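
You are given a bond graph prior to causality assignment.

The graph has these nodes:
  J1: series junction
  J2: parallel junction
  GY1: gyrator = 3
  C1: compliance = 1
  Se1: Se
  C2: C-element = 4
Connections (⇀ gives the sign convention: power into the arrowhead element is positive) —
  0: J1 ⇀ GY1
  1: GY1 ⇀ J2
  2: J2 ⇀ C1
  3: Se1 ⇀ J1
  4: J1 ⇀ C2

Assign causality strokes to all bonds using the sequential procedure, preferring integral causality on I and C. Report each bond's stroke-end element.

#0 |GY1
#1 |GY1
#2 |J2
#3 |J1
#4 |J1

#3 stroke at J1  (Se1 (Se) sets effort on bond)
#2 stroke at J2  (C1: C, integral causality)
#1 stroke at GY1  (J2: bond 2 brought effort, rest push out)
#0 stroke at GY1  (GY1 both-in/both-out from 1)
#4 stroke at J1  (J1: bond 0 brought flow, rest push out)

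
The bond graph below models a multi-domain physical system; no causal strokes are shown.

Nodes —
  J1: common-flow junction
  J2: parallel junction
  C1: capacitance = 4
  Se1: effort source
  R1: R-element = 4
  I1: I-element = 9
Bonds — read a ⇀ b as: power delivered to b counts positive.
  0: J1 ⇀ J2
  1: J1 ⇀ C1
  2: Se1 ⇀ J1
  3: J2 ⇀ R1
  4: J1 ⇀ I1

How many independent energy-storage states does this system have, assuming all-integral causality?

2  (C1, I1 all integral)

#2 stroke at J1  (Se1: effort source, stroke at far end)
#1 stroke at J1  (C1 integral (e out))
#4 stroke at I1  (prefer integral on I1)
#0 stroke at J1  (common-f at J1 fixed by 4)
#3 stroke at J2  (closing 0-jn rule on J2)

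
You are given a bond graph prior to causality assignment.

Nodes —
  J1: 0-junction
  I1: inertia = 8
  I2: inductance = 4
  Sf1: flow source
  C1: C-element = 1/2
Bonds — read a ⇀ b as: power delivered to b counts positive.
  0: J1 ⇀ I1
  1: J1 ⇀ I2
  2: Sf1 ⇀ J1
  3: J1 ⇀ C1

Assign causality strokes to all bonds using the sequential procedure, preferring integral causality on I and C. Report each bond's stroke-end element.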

----

§ **Exercise goal**: Check each line of the records for the word "junction" and extract those that contain it.

§ **Task output**:
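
  J1: series junction
  J2: parallel junction
  J1: common-flow junction
  J2: parallel junction
  J1: 0-junction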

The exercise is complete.